(Dataset excerpts)
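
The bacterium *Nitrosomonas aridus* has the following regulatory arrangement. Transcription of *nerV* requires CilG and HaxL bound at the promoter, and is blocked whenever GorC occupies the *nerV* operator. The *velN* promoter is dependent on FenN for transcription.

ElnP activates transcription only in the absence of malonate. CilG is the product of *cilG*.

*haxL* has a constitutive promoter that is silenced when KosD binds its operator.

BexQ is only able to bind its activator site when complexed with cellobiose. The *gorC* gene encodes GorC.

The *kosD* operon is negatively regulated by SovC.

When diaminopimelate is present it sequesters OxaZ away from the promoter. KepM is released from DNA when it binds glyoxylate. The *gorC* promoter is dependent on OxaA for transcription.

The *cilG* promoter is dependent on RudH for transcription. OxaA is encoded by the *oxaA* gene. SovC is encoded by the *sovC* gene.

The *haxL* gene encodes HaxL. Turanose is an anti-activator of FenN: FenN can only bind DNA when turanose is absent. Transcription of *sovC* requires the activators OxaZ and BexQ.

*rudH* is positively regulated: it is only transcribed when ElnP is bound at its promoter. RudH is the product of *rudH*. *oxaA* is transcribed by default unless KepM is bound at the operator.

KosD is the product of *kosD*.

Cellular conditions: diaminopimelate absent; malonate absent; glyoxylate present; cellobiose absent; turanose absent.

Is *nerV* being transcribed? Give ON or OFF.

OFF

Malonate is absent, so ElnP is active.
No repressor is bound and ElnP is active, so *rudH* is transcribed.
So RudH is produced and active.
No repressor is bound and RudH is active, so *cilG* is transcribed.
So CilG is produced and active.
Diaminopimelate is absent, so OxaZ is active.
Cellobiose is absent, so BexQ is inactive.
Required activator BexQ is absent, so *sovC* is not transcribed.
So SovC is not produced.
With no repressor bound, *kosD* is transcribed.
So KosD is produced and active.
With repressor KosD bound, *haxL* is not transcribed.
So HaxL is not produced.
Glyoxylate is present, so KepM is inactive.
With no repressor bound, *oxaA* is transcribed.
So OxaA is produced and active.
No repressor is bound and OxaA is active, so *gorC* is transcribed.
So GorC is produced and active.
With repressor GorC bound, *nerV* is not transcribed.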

= TASK TO CARRY OUT =
The records above are to be given again in full, exactly.

= RESULT =
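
The bacterium *Nitrosomonas aridus* has the following regulatory arrangement. Transcription of *nerV* requires CilG and HaxL bound at the promoter, and is blocked whenever GorC occupies the *nerV* operator. The *velN* promoter is dependent on FenN for transcription.

ElnP activates transcription only in the absence of malonate. CilG is the product of *cilG*.

*haxL* has a constitutive promoter that is silenced when KosD binds its operator.

BexQ is only able to bind its activator site when complexed with cellobiose. The *gorC* gene encodes GorC.

The *kosD* operon is negatively regulated by SovC.

When diaminopimelate is present it sequesters OxaZ away from the promoter. KepM is released from DNA when it binds glyoxylate. The *gorC* promoter is dependent on OxaA for transcription.

The *cilG* promoter is dependent on RudH for transcription. OxaA is encoded by the *oxaA* gene. SovC is encoded by the *sovC* gene.

The *haxL* gene encodes HaxL. Turanose is an anti-activator of FenN: FenN can only bind DNA when turanose is absent. Transcription of *sovC* requires the activators OxaZ and BexQ.

*rudH* is positively regulated: it is only transcribed when ElnP is bound at its promoter. RudH is the product of *rudH*. *oxaA* is transcribed by default unless KepM is bound at the operator.

KosD is the product of *kosD*.

Cellular conditions: diaminopimelate absent; malonate absent; glyoxylate present; cellobiose absent; turanose absent.

Is *nerV* being transcribed? Give ON or OFF.

OFF

Malonate is absent, so ElnP is active.
No repressor is bound and ElnP is active, so *rudH* is transcribed.
So RudH is produced and active.
No repressor is bound and RudH is active, so *cilG* is transcribed.
So CilG is produced and active.
Diaminopimelate is absent, so OxaZ is active.
Cellobiose is absent, so BexQ is inactive.
Required activator BexQ is absent, so *sovC* is not transcribed.
So SovC is not produced.
With no repressor bound, *kosD* is transcribed.
So KosD is produced and active.
With repressor KosD bound, *haxL* is not transcribed.
So HaxL is not produced.
Glyoxylate is present, so KepM is inactive.
With no repressor bound, *oxaA* is transcribed.
So OxaA is produced and active.
No repressor is bound and OxaA is active, so *gorC* is transcribed.
So GorC is produced and active.
With repressor GorC bound, *nerV* is not transcribed.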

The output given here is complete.